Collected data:
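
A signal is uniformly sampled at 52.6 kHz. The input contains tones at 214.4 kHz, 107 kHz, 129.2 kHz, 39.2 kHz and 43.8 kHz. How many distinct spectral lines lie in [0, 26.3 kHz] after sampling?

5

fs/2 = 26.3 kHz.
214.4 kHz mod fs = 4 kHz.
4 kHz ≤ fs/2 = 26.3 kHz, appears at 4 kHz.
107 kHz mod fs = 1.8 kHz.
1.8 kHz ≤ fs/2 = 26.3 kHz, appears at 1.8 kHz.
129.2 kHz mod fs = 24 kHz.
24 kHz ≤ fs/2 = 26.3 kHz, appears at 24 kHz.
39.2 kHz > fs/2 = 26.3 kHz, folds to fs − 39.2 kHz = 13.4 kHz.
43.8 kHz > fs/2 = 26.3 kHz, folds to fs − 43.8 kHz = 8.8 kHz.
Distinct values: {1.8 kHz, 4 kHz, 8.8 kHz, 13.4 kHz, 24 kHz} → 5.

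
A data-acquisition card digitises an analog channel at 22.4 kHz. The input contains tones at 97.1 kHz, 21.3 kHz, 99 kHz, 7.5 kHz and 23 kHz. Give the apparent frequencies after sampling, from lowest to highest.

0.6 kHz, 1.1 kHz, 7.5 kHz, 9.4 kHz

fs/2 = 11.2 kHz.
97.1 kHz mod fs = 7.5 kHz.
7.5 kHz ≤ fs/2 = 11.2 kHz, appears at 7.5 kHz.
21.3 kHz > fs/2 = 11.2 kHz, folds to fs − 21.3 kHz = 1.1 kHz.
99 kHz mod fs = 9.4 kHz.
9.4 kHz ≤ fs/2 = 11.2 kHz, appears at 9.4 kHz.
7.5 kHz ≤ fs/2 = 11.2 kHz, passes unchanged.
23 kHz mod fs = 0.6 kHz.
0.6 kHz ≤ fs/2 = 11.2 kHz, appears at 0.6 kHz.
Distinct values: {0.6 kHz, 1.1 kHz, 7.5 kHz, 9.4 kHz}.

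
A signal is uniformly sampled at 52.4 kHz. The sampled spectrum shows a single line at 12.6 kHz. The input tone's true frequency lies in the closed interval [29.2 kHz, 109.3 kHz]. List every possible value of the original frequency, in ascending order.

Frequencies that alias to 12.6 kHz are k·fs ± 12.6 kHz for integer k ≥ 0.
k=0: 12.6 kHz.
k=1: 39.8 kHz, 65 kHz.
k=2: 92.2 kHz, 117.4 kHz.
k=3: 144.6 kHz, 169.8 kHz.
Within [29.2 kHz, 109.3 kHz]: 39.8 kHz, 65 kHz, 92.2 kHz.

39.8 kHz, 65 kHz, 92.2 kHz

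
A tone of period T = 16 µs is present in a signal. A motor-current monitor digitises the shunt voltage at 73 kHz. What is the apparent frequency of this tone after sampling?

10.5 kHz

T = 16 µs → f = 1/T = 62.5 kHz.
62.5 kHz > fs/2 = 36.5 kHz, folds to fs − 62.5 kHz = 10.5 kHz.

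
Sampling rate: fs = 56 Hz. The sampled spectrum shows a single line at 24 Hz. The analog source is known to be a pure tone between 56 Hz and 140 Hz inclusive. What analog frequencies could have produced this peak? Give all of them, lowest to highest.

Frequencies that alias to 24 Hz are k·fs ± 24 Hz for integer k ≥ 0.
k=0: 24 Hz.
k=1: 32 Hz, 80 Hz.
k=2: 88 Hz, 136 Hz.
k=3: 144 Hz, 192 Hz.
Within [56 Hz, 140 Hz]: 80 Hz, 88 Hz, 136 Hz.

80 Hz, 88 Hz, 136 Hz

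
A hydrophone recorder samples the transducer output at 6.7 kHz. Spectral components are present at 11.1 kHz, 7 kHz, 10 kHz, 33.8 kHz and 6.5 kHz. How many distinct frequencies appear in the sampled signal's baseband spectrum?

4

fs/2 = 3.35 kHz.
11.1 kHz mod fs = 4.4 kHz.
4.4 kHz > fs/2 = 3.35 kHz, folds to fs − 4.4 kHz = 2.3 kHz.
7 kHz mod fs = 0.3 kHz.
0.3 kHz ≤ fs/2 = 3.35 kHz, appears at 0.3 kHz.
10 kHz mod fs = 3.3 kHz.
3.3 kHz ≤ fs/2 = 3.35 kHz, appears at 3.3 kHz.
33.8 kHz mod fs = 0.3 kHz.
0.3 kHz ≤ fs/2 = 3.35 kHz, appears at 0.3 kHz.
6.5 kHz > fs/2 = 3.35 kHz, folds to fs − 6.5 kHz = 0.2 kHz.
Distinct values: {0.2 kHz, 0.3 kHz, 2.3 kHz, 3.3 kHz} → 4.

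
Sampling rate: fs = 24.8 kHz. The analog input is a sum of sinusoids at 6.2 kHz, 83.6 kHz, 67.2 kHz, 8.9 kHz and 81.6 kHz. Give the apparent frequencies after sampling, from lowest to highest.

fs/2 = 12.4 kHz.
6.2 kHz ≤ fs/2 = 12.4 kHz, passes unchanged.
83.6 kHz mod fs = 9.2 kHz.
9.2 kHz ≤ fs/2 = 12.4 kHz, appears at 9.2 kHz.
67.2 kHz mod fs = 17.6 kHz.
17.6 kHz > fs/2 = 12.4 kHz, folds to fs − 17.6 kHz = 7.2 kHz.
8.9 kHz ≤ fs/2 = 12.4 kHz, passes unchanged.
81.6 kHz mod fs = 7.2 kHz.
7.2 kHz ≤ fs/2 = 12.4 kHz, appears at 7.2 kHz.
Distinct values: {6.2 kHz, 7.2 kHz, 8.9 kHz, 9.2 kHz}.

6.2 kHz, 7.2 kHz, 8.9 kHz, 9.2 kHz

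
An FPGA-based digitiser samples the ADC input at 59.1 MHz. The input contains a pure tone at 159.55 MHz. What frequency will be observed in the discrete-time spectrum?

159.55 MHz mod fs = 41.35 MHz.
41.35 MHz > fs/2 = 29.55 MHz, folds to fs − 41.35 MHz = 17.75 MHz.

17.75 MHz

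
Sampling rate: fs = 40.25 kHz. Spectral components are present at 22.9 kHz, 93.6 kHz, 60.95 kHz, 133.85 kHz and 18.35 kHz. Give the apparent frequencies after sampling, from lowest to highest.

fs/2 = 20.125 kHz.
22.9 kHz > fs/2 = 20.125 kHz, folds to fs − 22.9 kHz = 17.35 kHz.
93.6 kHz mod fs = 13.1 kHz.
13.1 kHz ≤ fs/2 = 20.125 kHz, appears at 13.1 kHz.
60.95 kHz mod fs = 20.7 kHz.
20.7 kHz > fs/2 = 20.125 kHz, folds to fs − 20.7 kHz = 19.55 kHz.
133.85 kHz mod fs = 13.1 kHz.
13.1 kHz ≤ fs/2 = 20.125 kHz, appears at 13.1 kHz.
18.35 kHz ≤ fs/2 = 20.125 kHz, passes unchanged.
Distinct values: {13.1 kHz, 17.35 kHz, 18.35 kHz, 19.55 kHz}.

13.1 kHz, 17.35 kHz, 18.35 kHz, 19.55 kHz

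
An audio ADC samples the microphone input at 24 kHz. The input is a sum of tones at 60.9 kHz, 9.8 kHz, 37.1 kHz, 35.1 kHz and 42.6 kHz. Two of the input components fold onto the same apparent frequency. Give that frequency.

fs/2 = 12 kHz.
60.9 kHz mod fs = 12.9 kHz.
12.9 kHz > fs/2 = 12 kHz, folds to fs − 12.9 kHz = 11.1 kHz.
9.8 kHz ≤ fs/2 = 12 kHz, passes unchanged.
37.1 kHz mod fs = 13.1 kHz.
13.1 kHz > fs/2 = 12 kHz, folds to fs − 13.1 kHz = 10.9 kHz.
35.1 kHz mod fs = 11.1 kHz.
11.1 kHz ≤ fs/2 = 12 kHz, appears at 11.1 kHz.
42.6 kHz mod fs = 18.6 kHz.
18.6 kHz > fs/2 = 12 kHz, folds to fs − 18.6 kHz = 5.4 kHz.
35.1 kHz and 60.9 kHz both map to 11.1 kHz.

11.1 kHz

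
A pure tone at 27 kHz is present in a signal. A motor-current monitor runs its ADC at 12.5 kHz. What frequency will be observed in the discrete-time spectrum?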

--

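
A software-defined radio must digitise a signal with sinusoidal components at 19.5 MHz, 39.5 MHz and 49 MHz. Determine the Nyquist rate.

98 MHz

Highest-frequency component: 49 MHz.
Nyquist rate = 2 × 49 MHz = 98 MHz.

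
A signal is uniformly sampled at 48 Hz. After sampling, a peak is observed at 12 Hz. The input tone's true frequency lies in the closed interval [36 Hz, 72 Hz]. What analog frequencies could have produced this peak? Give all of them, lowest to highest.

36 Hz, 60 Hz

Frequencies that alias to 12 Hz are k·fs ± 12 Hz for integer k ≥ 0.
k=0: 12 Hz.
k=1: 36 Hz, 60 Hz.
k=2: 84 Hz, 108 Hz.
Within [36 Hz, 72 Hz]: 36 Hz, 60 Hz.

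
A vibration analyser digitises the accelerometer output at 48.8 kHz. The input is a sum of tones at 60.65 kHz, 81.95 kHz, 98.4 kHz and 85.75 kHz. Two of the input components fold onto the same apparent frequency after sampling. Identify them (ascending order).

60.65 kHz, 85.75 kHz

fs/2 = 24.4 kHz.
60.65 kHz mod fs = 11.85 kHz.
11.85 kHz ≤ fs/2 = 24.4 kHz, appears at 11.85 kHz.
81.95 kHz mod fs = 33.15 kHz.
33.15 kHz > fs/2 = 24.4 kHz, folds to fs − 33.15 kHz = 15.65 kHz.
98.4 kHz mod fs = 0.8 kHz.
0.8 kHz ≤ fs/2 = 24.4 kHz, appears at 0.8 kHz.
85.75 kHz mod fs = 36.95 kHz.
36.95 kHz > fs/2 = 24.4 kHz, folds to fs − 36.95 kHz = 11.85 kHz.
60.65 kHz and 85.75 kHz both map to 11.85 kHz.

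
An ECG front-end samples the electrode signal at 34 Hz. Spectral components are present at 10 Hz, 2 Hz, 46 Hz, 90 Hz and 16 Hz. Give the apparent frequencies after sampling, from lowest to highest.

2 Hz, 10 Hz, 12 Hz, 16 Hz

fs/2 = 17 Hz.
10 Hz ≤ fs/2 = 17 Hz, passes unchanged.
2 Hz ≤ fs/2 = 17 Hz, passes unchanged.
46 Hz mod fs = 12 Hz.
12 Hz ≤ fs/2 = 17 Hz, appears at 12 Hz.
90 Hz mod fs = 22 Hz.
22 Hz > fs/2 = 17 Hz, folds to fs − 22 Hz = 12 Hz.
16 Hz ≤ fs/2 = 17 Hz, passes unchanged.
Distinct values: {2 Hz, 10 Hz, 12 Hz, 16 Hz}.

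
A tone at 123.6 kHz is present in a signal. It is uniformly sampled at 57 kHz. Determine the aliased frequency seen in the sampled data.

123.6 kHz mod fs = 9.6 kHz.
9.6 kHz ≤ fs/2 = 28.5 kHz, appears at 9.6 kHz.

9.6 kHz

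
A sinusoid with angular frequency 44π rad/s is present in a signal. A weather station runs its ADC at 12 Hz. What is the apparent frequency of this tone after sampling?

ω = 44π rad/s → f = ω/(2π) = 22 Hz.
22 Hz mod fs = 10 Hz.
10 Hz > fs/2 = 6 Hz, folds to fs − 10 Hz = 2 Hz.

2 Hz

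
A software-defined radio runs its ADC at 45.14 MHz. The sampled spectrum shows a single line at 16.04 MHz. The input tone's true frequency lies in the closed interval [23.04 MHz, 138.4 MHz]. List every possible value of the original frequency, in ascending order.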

* **YOUR TASK**: Look above for the line holding "A tone at 123.6" and the line holding "A software-defined radio runs". Retype both, and every line between them, word for word and nothing else.

* **ANSWER BELOW**:
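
A tone at 123.6 kHz is present in a signal. It is uniformly sampled at 57 kHz. Determine the aliased frequency seen in the sampled data.

123.6 kHz mod fs = 9.6 kHz.
9.6 kHz ≤ fs/2 = 28.5 kHz, appears at 9.6 kHz.

9.6 kHz

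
A sinusoid with angular frequency 44π rad/s is present in a signal. A weather station runs its ADC at 12 Hz. What is the apparent frequency of this tone after sampling?

ω = 44π rad/s → f = ω/(2π) = 22 Hz.
22 Hz mod fs = 10 Hz.
10 Hz > fs/2 = 6 Hz, folds to fs − 10 Hz = 2 Hz.

2 Hz

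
A software-defined radio runs its ADC at 45.14 MHz. The sampled spectrum shows a single line at 16.04 MHz. The input tone's true frequency lies in the closed interval [23.04 MHz, 138.4 MHz]. List every possible value of the original frequency, in ascending order.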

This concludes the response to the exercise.